### Work request:
Look through the lines below; wherever the word "POLE" appears, copy that line.

****************************************

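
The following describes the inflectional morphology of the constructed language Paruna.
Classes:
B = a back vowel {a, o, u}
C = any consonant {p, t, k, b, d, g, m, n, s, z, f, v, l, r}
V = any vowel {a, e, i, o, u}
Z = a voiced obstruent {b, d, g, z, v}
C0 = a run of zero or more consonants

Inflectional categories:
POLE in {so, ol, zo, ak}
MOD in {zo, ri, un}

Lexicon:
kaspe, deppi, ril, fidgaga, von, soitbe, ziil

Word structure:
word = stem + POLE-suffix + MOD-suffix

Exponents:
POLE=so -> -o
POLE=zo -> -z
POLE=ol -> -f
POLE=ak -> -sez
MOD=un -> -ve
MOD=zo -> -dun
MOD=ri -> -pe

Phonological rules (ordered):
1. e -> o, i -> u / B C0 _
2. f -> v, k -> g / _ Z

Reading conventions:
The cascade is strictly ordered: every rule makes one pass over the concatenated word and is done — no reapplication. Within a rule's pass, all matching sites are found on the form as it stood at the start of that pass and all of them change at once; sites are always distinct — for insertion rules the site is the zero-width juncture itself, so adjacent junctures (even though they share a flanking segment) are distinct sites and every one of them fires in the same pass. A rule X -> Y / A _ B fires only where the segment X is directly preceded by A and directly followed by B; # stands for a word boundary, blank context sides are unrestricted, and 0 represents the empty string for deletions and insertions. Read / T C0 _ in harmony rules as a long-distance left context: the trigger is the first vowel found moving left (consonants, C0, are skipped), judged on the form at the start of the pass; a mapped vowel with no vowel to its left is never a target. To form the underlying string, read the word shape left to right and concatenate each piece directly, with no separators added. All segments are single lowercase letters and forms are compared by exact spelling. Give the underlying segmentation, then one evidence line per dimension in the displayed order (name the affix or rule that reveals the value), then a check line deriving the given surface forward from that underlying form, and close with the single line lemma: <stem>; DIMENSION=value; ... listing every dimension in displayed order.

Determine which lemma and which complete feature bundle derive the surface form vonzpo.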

****************************************

### Exercise response:
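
POLE in {so, ol, zo, ak}
word = stem + POLE-suffix + MOD-suffix
POLE=so -> -o
POLE=zo -> -z
POLE=ol -> -f
POLE=ak -> -sez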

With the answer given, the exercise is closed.